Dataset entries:
◇ ◇ ◇ ◇ ◇
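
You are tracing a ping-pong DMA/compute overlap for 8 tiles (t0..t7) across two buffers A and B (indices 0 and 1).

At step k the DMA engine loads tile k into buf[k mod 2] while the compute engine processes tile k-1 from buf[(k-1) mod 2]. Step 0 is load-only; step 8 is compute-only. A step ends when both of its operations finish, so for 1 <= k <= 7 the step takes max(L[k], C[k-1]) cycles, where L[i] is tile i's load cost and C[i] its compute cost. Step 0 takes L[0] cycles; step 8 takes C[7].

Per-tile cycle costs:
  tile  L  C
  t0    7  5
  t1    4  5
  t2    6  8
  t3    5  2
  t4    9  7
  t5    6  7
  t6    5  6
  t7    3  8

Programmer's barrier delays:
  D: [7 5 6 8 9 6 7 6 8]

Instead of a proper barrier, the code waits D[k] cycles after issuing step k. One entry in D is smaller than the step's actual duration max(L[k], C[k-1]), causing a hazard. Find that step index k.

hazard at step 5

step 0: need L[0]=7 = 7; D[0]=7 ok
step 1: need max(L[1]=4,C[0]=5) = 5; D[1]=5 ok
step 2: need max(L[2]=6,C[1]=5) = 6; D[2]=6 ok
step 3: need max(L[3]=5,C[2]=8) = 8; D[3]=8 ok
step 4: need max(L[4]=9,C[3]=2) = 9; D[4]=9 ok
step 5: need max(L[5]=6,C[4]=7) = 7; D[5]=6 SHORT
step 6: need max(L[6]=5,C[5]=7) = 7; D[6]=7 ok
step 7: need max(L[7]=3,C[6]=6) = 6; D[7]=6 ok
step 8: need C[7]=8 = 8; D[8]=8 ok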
◇ ◇ ◇ ◇ ◇
#### [INSTRUCTIONS TO FOLLOW]
Among the lines above, return each one holding the string "compute".

#### [RESULT OF THE EXERCISE]
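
You are tracing a ping-pong DMA/compute overlap for 8 tiles (t0..t7) across two buffers A and B (indices 0 and 1).
At step k the DMA engine loads tile k into buf[k mod 2] while the compute engine processes tile k-1 from buf[(k-1) mod 2]. Step 0 is load-only; step 8 is compute-only. A step ends when both of its operations finish, so for 1 <= k <= 7 the step takes max(L[k], C[k-1]) cycles, where L[i] is tile i's load cost and C[i] its compute cost. Step 0 takes L[0] cycles; step 8 takes C[7].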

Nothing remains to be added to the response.